## Work required
Begin with the line in which "Compute the excess" appears and end with the final line of the entries. Retype each one exactly and add nothing.

─── Dataset

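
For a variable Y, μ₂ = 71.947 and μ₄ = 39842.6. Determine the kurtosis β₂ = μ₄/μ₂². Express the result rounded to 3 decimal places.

μ₂² = 71.947² = 5176.37081
μ₄/μ₂² = 39842.6 / 5176.37081 = 7.69701
β₂ ≈ 7.697

7.697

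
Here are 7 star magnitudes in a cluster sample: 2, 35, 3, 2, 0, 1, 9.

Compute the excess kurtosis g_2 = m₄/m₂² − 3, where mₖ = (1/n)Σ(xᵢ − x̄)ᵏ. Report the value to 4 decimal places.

x̄ = 7.4286
Σ(xᵢ − x̄)² = 937.7143 ⇒ m₂ = 133.95918
Σ(xᵢ − x̄)⁴ = 584759.9650 ⇒ m₄ = 83537.13786
m₂² = 17945.06289
g_2 = m₄/m₂² − 3 = 4.65516 − 3 ≈ 1.6552

1.6552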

──────

## Result for this task
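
Compute the excess kurtosis g_2 = m₄/m₂² − 3, where mₖ = (1/n)Σ(xᵢ − x̄)ᵏ. Report the value to 4 decimal places.

x̄ = 7.4286
Σ(xᵢ − x̄)² = 937.7143 ⇒ m₂ = 133.95918
Σ(xᵢ − x̄)⁴ = 584759.9650 ⇒ m₄ = 83537.13786
m₂² = 17945.06289
g_2 = m₄/m₂² − 3 = 4.65516 − 3 ≈ 1.6552

1.6552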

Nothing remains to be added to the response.